═════ Record excerpts
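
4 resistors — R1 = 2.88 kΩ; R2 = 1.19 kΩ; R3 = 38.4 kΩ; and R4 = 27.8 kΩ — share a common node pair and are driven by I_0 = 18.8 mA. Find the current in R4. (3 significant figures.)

Conductances: ΣG = 1/2.88 + 1/1.19 + 1/38.4 + 1/27.8 = 1.250 (1/kΩ).
Current divider: I(R4) = I_0 · G_k/ΣG = 18.8 × (0.03597/1.250) = 18.8 × 0.02879 = 0.5412 mA.

I ≈ 0.541 mA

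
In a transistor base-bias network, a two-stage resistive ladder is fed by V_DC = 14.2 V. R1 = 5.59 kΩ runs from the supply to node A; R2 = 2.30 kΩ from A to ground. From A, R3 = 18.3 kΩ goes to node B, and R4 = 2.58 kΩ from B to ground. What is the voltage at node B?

V_B ≈ 0.474 V

Node A sees R2 in parallel with the series input of stage 2, R3 + R4 = 20.88 kΩ.
R2 ‖ (R3+R4) = 2.072 kΩ.
So V_A = 14.2 × 0.2704 = 3.840 V.
Stage 2 is unloaded, so V_B = V_A · R4/(R3+R4) = 3.840 × 2.58/20.88 = 0.4745 V.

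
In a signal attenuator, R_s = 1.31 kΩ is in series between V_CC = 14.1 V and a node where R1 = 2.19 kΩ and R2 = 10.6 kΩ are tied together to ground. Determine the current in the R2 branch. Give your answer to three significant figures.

Combine the parallel branches: R_p = (1/2.19 + 1/10.6)⁻¹ = 1.815 kΩ.
V_A by voltage divider: V_A = 14.1 × 1.815/(1.31 + 1.815) = 8.189 V.
I(R2) = V_A / R2 = 8.189/10.6 = 0.7726 mA.

I ≈ 0.773 mA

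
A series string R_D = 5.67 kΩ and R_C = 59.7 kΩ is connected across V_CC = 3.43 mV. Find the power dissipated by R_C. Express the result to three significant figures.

The common current is I = 3.43/65.37 = 0.05247 µA.
P = I²R = 0.002753 × 59.7 = 0.1644 nW.

P ≈ 0.164 nW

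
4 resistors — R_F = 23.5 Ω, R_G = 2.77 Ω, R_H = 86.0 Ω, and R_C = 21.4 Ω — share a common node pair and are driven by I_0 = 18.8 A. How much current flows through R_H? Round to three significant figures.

ΣG = 1/23.5 + 1/2.77 + 1/86.0 + 1/21.4 = 0.4619.
Current divider: I(R_H) = I_0 · G_k/ΣG = 18.8 × (0.01163/0.4619) = 18.8 × 0.02517 = 0.4733 A.

I ≈ 0.473 A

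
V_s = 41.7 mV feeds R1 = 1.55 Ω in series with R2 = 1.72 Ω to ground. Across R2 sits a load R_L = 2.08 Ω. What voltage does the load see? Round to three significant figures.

V_out ≈ 15.8 mV

R2 ‖ R_L = (1.72 × 2.08)/(1.72 + 2.08) = 0.9415 Ω.
Voltage divider with the loaded lower leg: V_out = 41.7 × 0.9415/(1.55 + 0.9415) = 41.7 × 0.3779 = 15.76 mV.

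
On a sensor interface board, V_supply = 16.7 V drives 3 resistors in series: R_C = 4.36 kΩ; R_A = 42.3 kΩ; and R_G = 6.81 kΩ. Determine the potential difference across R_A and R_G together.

Total series resistance ΣR = 4.36 + 42.3 + 6.81 = 53.47 kΩ.
R_{R_A..R_G} = 42.3 + 6.81 = 49.11 kΩ.
V = V_supply · R/ΣR = 16.7 × 0.9185 = 15.34 V.

V ≈ 15.3 V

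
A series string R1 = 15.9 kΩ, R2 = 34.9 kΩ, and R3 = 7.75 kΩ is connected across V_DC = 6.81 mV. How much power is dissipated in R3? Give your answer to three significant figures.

P ≈ 0.105 nW

ΣR = 58.55 kΩ → I = 6.81/58.55 = 0.1163 µA.
P(R3) = I²·R3 = (0.1163)² × 7.75 = 0.1048 nW.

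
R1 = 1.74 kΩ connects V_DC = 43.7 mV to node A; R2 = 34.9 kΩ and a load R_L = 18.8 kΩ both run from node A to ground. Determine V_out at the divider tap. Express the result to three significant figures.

V_out ≈ 38.3 mV

The load sits in parallel with R2, giving an effective lower resistance R2' = R2·R_L/(R2+R_L) = 12.22 kΩ.
Now apply the divider: V_out = 43.7 × 0.8753 = 38.25 mV.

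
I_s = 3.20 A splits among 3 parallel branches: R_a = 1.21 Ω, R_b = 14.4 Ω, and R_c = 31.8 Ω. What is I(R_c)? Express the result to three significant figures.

I ≈ 0.109 A

Total conductance ΣG = 1/1.21 + 1/14.4 + 1/31.8 = 0.9273 (units of 1/Ω).
R_c takes the fraction G_k/ΣG = 0.03145/0.9273 = 0.03391, so I = 3.20 × 0.03391 = 0.1085 A.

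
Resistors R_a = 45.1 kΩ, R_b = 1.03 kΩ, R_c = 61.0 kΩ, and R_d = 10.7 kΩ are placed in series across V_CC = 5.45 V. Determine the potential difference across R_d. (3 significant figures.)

V ≈ 0.495 V

ΣR = 45.1 + 1.03 + 61.0 + 10.7 = 117.8 kΩ.
V = V_CC · R/ΣR = 5.45 × 0.09081 = 0.4949 V.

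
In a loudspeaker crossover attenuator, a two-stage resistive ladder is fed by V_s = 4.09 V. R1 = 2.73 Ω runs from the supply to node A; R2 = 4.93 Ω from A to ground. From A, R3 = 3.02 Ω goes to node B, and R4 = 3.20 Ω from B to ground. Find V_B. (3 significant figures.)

Looking into the second stage from A: R3 + R4 = 6.220 Ω appears in parallel with R2.
Effective lower resistance at A: R2 ‖ 6.220 = 2.750 Ω.
So V_A = 4.09 × 0.5018 = 2.053 V.
Stage 2 is unloaded, so V_B = V_A · R4/(R3+R4) = 2.053 × 3.20/6.220 = 1.056 V.

V_B ≈ 1.06 V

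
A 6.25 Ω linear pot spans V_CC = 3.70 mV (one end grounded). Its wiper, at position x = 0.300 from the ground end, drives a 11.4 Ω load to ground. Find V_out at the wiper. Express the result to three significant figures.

V_out ≈ 0.995 mV

Lower segment x·R_p = 1.875 Ω; upper segment (1−x)·R_p = 4.375 Ω.
Lower segment in parallel with the load: 1.875 ‖ 11.4 = 1.610 Ω.
V_out = 3.70 × 1.610/(4.375 + 1.610) = 0.9954 mV.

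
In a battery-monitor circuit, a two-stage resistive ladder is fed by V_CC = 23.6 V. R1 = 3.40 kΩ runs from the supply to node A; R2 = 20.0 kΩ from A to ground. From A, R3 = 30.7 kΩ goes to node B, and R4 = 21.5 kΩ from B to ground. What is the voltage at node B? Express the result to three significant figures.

V_B ≈ 7.87 V

Looking into the second stage from A: R3 + R4 = 52.20 kΩ appears in parallel with R2.
Effective lower resistance at A: R2 ‖ 52.20 = 14.46 kΩ.
First divider: V_A = V_CC · 14.46/(3.40 + 14.46) = 19.11 V.
V_B = V_A × 0.4119 = 7.870 V.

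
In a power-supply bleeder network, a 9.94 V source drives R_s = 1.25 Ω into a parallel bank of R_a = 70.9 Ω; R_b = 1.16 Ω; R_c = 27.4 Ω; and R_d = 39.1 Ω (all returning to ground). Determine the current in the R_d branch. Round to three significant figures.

I ≈ 0.117 A

Equivalent of the parallel group: R_p = 1.066 Ω.
Node voltage V_A = V_supply · R_p/(R_s + R_p) = 9.94 × 0.4602 = 4.575 V.
I(R_d) = V_A / R_d = 4.575/39.1 = 0.1170 A.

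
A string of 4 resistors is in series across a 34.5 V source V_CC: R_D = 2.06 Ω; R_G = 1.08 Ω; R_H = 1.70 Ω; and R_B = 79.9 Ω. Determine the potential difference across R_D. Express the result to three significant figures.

Total series resistance ΣR = 2.06 + 1.08 + 1.70 + 79.9 = 84.74 Ω.
V = V_CC · R/ΣR = 34.5 × 0.02431 = 0.8387 V.

V ≈ 0.839 V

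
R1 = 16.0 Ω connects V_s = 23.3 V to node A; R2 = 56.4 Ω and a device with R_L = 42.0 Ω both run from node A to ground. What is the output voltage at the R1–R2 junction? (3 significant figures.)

V_out ≈ 14.0 V

First combine the lower leg with the load: R2 ‖ R_L = 24.07 Ω.
Now apply the divider: V_out = 23.3 × 0.6007 = 14.00 V.
(Unloaded it would be 18.2 V; the load pulls it down.)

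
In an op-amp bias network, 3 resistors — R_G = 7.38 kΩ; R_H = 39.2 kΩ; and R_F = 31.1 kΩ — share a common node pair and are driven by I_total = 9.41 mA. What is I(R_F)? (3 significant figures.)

ΣG = 1/7.38 + 1/39.2 + 1/31.1 = 0.1932.
R_F takes the fraction G_k/ΣG = 0.03215/0.1932 = 0.1665, so I = 9.41 × 0.1665 = 1.566 mA.

I ≈ 1.57 mA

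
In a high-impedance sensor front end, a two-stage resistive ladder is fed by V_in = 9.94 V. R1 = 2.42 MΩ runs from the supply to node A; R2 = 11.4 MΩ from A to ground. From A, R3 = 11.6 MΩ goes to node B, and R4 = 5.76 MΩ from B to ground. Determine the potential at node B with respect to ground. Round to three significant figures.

Looking into the second stage from A: R3 + R4 = 17.36 MΩ appears in parallel with R2.
R2 ‖ (R3+R4) = 6.881 MΩ.
V_A = 9.94 × 6.881/(2.42 + 6.881) = 7.354 V.
Then the unloaded second divider: V_B = V_A × R4/(R3+R4) = 7.354 × 0.3318 = 2.440 V.

V_B ≈ 2.44 V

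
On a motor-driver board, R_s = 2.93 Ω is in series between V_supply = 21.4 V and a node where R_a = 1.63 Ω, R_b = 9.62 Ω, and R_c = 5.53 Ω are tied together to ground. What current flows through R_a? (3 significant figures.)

I ≈ 3.61 A

Combine the parallel branches: R_p = (1/1.63 + 1/9.62 + 1/5.53)⁻¹ = 1.113 Ω.
V_A = 21.4 × 1.113/4.043 = 5.892 V.
I(R_a) = V_A / R_a = 5.892/1.63 = 3.615 A.
(Equivalently: I_total = 5.293 A, then current-divider fraction G_k/ΣG = 0.6830.)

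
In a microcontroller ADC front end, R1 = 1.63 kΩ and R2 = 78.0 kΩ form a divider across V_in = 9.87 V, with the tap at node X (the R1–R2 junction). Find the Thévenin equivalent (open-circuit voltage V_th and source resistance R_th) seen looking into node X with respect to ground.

With X open, the divider is unloaded: V_th = 9.87 × 78.0/79.63 = 9.668 V.
Zeroing V_in shorts the top of R1 to ground, so R_th = R1 ‖ R2 = 1.597 kΩ.

V_th ≈ 9.67 V, R_th ≈ 1.60 kΩ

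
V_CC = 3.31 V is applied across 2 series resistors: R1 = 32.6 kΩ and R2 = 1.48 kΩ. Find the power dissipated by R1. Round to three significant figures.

The common current is I = 3.31/34.08 = 0.09712 mA.
P = I²R = 0.009433 × 32.6 = 0.3075 mW.

P ≈ 0.308 mW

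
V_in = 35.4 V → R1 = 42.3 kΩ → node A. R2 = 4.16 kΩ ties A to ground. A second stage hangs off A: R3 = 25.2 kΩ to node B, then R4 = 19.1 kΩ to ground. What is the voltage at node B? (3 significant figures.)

The second stage (R3 + R4 = 44.30 kΩ) loads node A in parallel with R2.
Effective lower resistance at A: R2 ‖ 44.30 = 3.803 kΩ.
V_A = 35.4 × 3.803/(42.3 + 3.803) = 2.920 V.
Stage 2 is unloaded, so V_B = V_A · R4/(R3+R4) = 2.920 × 19.1/44.30 = 1.259 V.

V_B ≈ 1.26 V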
══════════
● Required work:
Using the material above, extract the line that contains "V_CC = 3.31" and every line after it, exactly as given; stop at the last line.

● Exercise output:
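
V_CC = 3.31 V is applied across 2 series resistors: R1 = 32.6 kΩ and R2 = 1.48 kΩ. Find the power dissipated by R1. Round to three significant figures.

The common current is I = 3.31/34.08 = 0.09712 mA.
P = I²R = 0.009433 × 32.6 = 0.3075 mW.

P ≈ 0.308 mW

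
V_in = 35.4 V → R1 = 42.3 kΩ → node A. R2 = 4.16 kΩ ties A to ground. A second stage hangs off A: R3 = 25.2 kΩ to node B, then R4 = 19.1 kΩ to ground. What is the voltage at node B? (3 significant figures.)

The second stage (R3 + R4 = 44.30 kΩ) loads node A in parallel with R2.
Effective lower resistance at A: R2 ‖ 44.30 = 3.803 kΩ.
V_A = 35.4 × 3.803/(42.3 + 3.803) = 2.920 V.
Stage 2 is unloaded, so V_B = V_A · R4/(R3+R4) = 2.920 × 19.1/44.30 = 1.259 V.

V_B ≈ 1.26 V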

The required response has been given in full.